* [Exercise prompt]
Each line of the listing where the string "sizes" appears is to be identified and copied.

==============================

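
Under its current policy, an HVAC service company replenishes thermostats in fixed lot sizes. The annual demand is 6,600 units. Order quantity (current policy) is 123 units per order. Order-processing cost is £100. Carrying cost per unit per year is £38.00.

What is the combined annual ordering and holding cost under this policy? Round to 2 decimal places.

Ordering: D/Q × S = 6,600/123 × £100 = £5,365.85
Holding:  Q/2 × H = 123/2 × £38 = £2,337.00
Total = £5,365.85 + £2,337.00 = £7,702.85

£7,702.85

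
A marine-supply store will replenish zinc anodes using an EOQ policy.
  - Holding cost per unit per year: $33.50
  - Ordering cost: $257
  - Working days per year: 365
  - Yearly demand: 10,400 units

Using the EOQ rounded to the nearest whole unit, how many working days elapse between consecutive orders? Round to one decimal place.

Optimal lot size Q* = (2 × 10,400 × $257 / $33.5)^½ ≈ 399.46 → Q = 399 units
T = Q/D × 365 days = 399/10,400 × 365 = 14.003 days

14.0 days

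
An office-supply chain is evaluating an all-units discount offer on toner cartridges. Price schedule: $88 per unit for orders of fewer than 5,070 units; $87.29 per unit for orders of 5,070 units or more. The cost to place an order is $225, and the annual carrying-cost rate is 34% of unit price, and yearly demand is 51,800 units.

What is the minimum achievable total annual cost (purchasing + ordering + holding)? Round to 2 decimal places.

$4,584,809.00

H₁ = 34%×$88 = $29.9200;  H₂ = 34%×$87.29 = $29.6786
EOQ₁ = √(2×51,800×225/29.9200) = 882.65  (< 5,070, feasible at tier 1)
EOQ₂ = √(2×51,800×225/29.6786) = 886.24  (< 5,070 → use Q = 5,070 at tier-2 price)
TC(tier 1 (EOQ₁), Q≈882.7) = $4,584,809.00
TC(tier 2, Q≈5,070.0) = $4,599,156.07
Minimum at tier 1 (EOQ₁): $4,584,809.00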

==============================

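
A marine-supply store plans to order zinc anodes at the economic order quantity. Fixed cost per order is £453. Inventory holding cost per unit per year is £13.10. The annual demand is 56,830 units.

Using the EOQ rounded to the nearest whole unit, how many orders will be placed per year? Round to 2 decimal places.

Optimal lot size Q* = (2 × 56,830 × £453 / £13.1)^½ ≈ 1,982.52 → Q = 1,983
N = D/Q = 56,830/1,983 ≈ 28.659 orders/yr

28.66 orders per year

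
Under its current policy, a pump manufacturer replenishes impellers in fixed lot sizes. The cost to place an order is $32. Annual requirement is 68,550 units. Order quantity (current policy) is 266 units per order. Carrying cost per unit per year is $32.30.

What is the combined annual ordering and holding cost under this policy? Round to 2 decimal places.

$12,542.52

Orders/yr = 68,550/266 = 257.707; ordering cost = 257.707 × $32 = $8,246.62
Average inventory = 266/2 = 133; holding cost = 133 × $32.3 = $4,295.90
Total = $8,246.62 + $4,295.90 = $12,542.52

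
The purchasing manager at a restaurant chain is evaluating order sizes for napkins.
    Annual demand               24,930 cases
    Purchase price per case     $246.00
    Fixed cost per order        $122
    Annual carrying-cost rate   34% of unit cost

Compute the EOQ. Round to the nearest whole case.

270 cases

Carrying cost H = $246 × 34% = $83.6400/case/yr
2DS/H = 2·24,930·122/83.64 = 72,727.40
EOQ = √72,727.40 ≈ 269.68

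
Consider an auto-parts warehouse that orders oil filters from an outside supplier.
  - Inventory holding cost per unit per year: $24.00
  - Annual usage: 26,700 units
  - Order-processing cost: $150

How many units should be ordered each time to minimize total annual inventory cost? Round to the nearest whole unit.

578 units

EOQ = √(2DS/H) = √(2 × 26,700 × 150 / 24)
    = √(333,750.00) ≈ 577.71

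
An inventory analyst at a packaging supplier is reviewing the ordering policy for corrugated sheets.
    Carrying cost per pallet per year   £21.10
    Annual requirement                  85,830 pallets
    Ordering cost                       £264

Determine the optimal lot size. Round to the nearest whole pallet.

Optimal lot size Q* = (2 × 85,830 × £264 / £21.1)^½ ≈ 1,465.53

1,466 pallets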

==============================

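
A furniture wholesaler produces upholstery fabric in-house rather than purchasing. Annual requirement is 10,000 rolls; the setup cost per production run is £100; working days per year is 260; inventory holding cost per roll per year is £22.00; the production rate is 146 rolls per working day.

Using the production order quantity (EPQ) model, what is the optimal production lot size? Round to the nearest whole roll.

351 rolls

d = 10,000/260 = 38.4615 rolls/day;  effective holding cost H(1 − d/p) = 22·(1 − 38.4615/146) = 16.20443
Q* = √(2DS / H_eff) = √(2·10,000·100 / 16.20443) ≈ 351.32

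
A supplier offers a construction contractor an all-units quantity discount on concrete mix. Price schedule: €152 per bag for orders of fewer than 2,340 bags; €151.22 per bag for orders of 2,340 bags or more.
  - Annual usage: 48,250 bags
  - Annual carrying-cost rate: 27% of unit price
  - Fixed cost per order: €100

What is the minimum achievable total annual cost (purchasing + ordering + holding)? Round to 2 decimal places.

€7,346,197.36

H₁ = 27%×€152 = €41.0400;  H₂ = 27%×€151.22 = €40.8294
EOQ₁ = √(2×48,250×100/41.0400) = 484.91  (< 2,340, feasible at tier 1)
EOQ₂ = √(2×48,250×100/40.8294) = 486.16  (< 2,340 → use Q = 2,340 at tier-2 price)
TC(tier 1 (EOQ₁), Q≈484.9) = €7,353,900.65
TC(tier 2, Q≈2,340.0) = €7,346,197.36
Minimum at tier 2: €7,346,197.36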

==============================

* [Completed exercise]
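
Under its current policy, an HVAC service company replenishes thermostats in fixed lot sizes. The annual demand is 6,600 units. Order quantity (current policy) is 123 units per order. Order-processing cost is £100. Carrying cost per unit per year is £38.00.
Under its current policy, a pump manufacturer replenishes impellers in fixed lot sizes. The cost to place an order is $32. Annual requirement is 68,550 units. Order quantity (current policy) is 266 units per order. Carrying cost per unit per year is $32.30.
The purchasing manager at a restaurant chain is evaluating order sizes for napkins.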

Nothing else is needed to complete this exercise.